(Items from a data source)
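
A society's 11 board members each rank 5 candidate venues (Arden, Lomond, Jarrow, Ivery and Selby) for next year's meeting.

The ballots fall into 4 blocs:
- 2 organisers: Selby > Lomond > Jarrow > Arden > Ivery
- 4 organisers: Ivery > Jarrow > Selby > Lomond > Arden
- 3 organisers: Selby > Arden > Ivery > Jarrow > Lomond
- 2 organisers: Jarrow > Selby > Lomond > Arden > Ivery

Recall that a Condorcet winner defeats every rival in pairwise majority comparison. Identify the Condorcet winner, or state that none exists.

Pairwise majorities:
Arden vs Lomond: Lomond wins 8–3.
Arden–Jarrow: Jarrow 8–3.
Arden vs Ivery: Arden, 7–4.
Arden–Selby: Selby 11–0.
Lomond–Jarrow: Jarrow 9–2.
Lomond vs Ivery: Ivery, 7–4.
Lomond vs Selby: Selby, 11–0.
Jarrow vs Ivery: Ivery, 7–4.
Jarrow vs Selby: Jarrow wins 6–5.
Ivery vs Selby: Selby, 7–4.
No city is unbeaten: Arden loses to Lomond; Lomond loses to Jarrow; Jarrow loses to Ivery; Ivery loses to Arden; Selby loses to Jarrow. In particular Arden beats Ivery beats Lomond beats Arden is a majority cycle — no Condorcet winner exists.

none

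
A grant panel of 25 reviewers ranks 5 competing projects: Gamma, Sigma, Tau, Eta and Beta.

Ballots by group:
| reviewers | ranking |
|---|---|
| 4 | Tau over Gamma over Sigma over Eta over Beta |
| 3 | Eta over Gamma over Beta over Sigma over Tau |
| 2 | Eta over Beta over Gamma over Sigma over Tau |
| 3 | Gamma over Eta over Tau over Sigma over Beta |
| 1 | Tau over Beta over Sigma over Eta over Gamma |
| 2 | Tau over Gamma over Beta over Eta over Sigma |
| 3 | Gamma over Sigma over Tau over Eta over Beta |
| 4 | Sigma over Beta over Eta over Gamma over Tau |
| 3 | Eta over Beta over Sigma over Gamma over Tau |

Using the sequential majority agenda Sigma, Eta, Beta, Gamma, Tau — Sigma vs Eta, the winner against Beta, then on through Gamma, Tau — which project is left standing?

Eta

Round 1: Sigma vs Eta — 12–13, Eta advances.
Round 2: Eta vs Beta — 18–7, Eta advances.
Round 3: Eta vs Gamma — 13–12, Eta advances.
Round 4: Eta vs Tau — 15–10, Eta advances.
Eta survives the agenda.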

--

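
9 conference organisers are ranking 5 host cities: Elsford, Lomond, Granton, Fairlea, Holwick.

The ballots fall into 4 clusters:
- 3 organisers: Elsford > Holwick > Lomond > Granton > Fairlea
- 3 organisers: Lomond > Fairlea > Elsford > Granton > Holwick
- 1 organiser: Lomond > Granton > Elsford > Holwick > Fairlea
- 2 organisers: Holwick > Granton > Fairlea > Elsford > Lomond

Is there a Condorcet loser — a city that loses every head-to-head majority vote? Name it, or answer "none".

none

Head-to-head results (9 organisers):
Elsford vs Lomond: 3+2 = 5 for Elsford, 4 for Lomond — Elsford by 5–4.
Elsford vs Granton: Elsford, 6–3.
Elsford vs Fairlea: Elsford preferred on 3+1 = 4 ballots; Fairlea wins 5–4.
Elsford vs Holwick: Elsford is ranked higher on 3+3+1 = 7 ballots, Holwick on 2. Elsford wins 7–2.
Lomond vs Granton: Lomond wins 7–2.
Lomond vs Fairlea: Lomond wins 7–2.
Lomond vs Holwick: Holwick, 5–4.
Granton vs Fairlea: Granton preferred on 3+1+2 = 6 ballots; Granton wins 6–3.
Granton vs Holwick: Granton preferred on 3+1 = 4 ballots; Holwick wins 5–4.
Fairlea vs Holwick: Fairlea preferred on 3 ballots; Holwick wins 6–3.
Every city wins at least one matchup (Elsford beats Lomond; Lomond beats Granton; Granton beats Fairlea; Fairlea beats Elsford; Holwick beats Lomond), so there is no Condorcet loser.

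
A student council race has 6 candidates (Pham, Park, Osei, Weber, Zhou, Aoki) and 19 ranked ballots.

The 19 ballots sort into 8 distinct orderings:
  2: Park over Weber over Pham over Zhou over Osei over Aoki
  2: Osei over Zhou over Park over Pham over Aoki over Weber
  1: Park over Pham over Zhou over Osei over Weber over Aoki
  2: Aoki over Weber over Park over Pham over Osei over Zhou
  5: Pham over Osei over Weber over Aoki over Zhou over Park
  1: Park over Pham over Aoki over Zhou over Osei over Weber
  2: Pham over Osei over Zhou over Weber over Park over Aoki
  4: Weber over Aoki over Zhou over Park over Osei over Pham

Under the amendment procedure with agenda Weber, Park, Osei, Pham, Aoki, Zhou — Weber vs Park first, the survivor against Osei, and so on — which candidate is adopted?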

» WHAT YOU ARE ASKED TO DO: Reproduce the lines of the entries above from the one with "1: Park over Pham over Zhou" to the one with "Under the amendment", both included, exactly and without any other line.

» EXERCISE ANSWER:
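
  1: Park over Pham over Zhou over Osei over Weber over Aoki
  2: Aoki over Weber over Park over Pham over Osei over Zhou
  5: Pham over Osei over Weber over Aoki over Zhou over Park
  1: Park over Pham over Aoki over Zhou over Osei over Weber
  2: Pham over Osei over Zhou over Weber over Park over Aoki
  4: Weber over Aoki over Zhou over Park over Osei over Pham

Under the amendment procedure with agenda Weber, Park, Osei, Pham, Aoki, Zhou — Weber vs Park first, the survivor against Osei, and so on — which candidate is adopted?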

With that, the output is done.